Dataset entries

■ ■ ■ ■

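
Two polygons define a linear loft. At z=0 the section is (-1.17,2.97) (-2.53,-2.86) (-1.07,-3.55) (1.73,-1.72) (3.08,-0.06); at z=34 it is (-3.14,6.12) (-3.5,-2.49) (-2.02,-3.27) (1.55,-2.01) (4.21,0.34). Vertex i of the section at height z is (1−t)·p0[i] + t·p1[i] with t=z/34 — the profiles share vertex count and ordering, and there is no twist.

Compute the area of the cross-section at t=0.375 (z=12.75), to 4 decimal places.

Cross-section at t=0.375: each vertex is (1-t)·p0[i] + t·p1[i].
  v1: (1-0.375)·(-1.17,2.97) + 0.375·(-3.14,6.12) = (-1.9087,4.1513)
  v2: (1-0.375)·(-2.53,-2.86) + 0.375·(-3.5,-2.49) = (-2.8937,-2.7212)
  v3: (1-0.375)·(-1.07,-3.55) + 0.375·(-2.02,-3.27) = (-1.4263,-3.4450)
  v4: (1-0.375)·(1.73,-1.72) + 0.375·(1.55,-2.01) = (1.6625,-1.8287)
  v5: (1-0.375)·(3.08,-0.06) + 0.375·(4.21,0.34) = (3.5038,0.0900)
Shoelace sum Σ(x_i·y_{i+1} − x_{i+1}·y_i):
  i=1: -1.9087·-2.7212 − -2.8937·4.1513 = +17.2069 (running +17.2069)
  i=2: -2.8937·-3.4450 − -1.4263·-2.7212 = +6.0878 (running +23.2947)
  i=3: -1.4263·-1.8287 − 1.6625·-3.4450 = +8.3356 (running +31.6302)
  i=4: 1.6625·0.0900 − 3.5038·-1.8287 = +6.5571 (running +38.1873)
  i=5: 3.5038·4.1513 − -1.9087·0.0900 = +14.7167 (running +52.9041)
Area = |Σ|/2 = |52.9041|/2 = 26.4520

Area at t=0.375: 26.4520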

■ ■ ■ ■

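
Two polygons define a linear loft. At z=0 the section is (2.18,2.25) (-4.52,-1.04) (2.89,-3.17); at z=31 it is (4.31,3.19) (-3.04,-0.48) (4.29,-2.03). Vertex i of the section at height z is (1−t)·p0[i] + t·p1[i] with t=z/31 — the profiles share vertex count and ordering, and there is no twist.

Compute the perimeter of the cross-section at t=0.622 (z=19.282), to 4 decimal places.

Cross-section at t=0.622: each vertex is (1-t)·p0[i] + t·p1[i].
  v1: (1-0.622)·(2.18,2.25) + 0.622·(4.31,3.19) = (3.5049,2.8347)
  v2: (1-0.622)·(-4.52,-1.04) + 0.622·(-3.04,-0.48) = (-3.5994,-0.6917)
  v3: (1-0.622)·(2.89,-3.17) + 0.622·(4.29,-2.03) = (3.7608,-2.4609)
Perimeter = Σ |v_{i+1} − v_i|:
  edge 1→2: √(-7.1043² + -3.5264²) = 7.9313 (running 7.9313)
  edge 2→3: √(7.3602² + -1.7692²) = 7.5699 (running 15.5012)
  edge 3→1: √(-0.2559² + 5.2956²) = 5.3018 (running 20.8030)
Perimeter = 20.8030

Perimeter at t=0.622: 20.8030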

■ ■ ■ ■

> [Task brief] In the entries above, count every line containing the word "loft". Write only the total.

> [Result of the task] 2